___ DATA LISTING

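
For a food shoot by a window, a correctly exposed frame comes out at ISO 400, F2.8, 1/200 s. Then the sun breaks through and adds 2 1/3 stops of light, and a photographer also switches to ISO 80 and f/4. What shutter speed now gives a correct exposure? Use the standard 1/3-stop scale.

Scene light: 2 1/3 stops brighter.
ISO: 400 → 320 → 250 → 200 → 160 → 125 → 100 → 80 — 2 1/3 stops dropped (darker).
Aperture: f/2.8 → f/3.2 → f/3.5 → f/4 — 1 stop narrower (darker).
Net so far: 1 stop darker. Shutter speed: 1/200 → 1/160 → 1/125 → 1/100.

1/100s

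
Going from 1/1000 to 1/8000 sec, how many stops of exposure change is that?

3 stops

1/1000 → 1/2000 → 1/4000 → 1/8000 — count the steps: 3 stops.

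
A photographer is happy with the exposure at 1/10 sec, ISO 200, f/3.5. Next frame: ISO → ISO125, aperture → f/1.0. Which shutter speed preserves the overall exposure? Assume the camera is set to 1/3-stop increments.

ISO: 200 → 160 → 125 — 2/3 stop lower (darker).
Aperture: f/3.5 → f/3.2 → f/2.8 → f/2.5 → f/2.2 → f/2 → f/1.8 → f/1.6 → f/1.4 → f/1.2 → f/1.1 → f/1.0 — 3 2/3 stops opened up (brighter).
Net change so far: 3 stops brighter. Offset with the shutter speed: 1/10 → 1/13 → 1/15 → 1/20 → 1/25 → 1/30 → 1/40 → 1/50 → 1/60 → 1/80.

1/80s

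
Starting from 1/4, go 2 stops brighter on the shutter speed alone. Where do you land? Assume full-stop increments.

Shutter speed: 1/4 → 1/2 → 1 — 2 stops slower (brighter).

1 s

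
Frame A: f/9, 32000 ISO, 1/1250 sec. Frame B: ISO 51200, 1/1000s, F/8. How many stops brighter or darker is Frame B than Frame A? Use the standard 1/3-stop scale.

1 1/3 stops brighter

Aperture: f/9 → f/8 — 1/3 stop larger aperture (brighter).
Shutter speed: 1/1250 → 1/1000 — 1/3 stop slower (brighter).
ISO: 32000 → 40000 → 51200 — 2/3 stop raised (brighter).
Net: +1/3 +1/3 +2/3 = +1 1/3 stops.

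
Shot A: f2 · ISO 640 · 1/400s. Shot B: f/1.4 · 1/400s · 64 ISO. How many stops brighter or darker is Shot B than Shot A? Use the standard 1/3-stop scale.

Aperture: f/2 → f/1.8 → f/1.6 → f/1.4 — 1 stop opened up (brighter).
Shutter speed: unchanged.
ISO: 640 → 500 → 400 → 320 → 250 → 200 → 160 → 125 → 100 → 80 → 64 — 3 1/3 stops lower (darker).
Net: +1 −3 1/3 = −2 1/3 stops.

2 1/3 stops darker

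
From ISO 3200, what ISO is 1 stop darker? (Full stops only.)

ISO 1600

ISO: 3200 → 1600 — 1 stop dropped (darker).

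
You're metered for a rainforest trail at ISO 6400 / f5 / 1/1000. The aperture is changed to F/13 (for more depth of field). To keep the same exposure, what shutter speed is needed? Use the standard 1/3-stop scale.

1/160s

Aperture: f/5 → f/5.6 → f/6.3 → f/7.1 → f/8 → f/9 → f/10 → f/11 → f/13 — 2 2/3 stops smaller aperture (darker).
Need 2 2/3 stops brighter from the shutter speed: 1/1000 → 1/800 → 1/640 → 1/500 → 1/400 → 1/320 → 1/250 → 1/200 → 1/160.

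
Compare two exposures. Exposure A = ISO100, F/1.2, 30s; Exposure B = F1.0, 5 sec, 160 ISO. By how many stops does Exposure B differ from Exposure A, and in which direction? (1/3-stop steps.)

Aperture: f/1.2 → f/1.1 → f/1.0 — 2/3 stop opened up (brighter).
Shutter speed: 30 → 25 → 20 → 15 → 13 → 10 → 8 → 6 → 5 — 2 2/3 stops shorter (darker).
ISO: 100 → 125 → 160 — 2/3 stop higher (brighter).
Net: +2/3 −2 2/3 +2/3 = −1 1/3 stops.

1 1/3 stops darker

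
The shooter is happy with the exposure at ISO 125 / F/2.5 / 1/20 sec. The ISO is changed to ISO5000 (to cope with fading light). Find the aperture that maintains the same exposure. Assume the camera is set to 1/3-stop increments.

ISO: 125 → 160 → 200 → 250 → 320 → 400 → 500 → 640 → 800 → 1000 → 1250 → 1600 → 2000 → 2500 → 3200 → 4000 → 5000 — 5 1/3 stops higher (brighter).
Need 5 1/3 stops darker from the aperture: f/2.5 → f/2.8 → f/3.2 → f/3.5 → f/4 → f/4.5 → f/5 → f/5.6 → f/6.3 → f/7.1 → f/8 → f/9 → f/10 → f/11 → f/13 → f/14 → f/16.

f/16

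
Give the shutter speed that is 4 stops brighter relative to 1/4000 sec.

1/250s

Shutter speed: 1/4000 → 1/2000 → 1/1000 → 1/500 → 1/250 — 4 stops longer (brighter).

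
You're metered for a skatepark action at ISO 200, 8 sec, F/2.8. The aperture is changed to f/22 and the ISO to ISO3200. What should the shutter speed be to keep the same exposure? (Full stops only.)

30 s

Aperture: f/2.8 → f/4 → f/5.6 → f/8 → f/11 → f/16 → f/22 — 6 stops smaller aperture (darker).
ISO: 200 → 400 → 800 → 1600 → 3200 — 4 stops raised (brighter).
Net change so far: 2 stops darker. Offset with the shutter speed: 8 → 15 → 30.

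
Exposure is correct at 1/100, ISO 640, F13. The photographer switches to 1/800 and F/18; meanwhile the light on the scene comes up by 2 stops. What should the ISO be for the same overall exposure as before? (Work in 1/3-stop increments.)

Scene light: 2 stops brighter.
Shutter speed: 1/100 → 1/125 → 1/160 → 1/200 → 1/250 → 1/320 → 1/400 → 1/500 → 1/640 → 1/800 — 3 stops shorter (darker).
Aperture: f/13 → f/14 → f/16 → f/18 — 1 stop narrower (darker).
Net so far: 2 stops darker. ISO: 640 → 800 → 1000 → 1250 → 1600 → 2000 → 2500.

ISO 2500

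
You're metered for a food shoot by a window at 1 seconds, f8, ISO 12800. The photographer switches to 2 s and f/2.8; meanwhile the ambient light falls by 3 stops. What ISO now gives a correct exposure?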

______

TASK PROMPT: Every record must be retyped so that it matches the original exactly.

EXERCISE RESULT:
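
For a food shoot by a window, a correctly exposed frame comes out at ISO 400, F2.8, 1/200 s. Then the sun breaks through and adds 2 1/3 stops of light, and a photographer also switches to ISO 80 and f/4. What shutter speed now gives a correct exposure? Use the standard 1/3-stop scale.

Scene light: 2 1/3 stops brighter.
ISO: 400 → 320 → 250 → 200 → 160 → 125 → 100 → 80 — 2 1/3 stops dropped (darker).
Aperture: f/2.8 → f/3.2 → f/3.5 → f/4 — 1 stop narrower (darker).
Net so far: 1 stop darker. Shutter speed: 1/200 → 1/160 → 1/125 → 1/100.

1/100s

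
Going from 1/1000 to 1/8000 sec, how many stops of exposure change is that?

3 stops

1/1000 → 1/2000 → 1/4000 → 1/8000 — count the steps: 3 stops.

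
A photographer is happy with the exposure at 1/10 sec, ISO 200, f/3.5. Next frame: ISO → ISO125, aperture → f/1.0. Which shutter speed preserves the overall exposure? Assume the camera is set to 1/3-stop increments.

ISO: 200 → 160 → 125 — 2/3 stop lower (darker).
Aperture: f/3.5 → f/3.2 → f/2.8 → f/2.5 → f/2.2 → f/2 → f/1.8 → f/1.6 → f/1.4 → f/1.2 → f/1.1 → f/1.0 — 3 2/3 stops opened up (brighter).
Net change so far: 3 stops brighter. Offset with the shutter speed: 1/10 → 1/13 → 1/15 → 1/20 → 1/25 → 1/30 → 1/40 → 1/50 → 1/60 → 1/80.

1/80s

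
Starting from 1/4, go 2 stops brighter on the shutter speed alone. Where do you land? Assume full-stop increments.

Shutter speed: 1/4 → 1/2 → 1 — 2 stops slower (brighter).

1 s

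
Frame A: f/9, 32000 ISO, 1/1250 sec. Frame B: ISO 51200, 1/1000s, F/8. How many stops brighter or darker is Frame B than Frame A? Use the standard 1/3-stop scale.

1 1/3 stops brighter

Aperture: f/9 → f/8 — 1/3 stop larger aperture (brighter).
Shutter speed: 1/1250 → 1/1000 — 1/3 stop slower (brighter).
ISO: 32000 → 40000 → 51200 — 2/3 stop raised (brighter).
Net: +1/3 +1/3 +2/3 = +1 1/3 stops.

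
Shot A: f2 · ISO 640 · 1/400s. Shot B: f/1.4 · 1/400s · 64 ISO. How many stops brighter or darker is Shot B than Shot A? Use the standard 1/3-stop scale.

Aperture: f/2 → f/1.8 → f/1.6 → f/1.4 — 1 stop opened up (brighter).
Shutter speed: unchanged.
ISO: 640 → 500 → 400 → 320 → 250 → 200 → 160 → 125 → 100 → 80 → 64 — 3 1/3 stops lower (darker).
Net: +1 −3 1/3 = −2 1/3 stops.

2 1/3 stops darker

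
From ISO 3200, what ISO is 1 stop darker? (Full stops only.)

ISO 1600

ISO: 3200 → 1600 — 1 stop dropped (darker).

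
You're metered for a rainforest trail at ISO 6400 / f5 / 1/1000. The aperture is changed to F/13 (for more depth of field). To keep the same exposure, what shutter speed is needed? Use the standard 1/3-stop scale.

1/160s

Aperture: f/5 → f/5.6 → f/6.3 → f/7.1 → f/8 → f/9 → f/10 → f/11 → f/13 — 2 2/3 stops smaller aperture (darker).
Need 2 2/3 stops brighter from the shutter speed: 1/1000 → 1/800 → 1/640 → 1/500 → 1/400 → 1/320 → 1/250 → 1/200 → 1/160.

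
Compare two exposures. Exposure A = ISO100, F/1.2, 30s; Exposure B = F1.0, 5 sec, 160 ISO. By how many stops does Exposure B differ from Exposure A, and in which direction? (1/3-stop steps.)

Aperture: f/1.2 → f/1.1 → f/1.0 — 2/3 stop opened up (brighter).
Shutter speed: 30 → 25 → 20 → 15 → 13 → 10 → 8 → 6 → 5 — 2 2/3 stops shorter (darker).
ISO: 100 → 125 → 160 — 2/3 stop higher (brighter).
Net: +2/3 −2 2/3 +2/3 = −1 1/3 stops.

1 1/3 stops darker

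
The shooter is happy with the exposure at ISO 125 / F/2.5 / 1/20 sec. The ISO is changed to ISO5000 (to cope with fading light). Find the aperture that maintains the same exposure. Assume the camera is set to 1/3-stop increments.

ISO: 125 → 160 → 200 → 250 → 320 → 400 → 500 → 640 → 800 → 1000 → 1250 → 1600 → 2000 → 2500 → 3200 → 4000 → 5000 — 5 1/3 stops higher (brighter).
Need 5 1/3 stops darker from the aperture: f/2.5 → f/2.8 → f/3.2 → f/3.5 → f/4 → f/4.5 → f/5 → f/5.6 → f/6.3 → f/7.1 → f/8 → f/9 → f/10 → f/11 → f/13 → f/14 → f/16.

f/16

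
Give the shutter speed that is 4 stops brighter relative to 1/4000 sec.

1/250s

Shutter speed: 1/4000 → 1/2000 → 1/1000 → 1/500 → 1/250 — 4 stops longer (brighter).

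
You're metered for a skatepark action at ISO 200, 8 sec, F/2.8. The aperture is changed to f/22 and the ISO to ISO3200. What should the shutter speed be to keep the same exposure? (Full stops only.)

30 s

Aperture: f/2.8 → f/4 → f/5.6 → f/8 → f/11 → f/16 → f/22 — 6 stops smaller aperture (darker).
ISO: 200 → 400 → 800 → 1600 → 3200 — 4 stops raised (brighter).
Net change so far: 2 stops darker. Offset with the shutter speed: 8 → 15 → 30.

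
Exposure is correct at 1/100, ISO 640, F13. The photographer switches to 1/800 and F/18; meanwhile the light on the scene comes up by 2 stops. What should the ISO be for the same overall exposure as before? (Work in 1/3-stop increments.)

Scene light: 2 stops brighter.
Shutter speed: 1/100 → 1/125 → 1/160 → 1/200 → 1/250 → 1/320 → 1/400 → 1/500 → 1/640 → 1/800 — 3 stops shorter (darker).
Aperture: f/13 → f/14 → f/16 → f/18 — 1 stop narrower (darker).
Net so far: 2 stops darker. ISO: 640 → 800 → 1000 → 1250 → 1600 → 2000 → 2500.

ISO 2500

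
You're metered for a food shoot by a window at 1 seconds, f8, ISO 12800. The photographer switches to 2 s and f/2.8; meanwhile the ambient light falls by 3 stops. What ISO now gives a correct exposure?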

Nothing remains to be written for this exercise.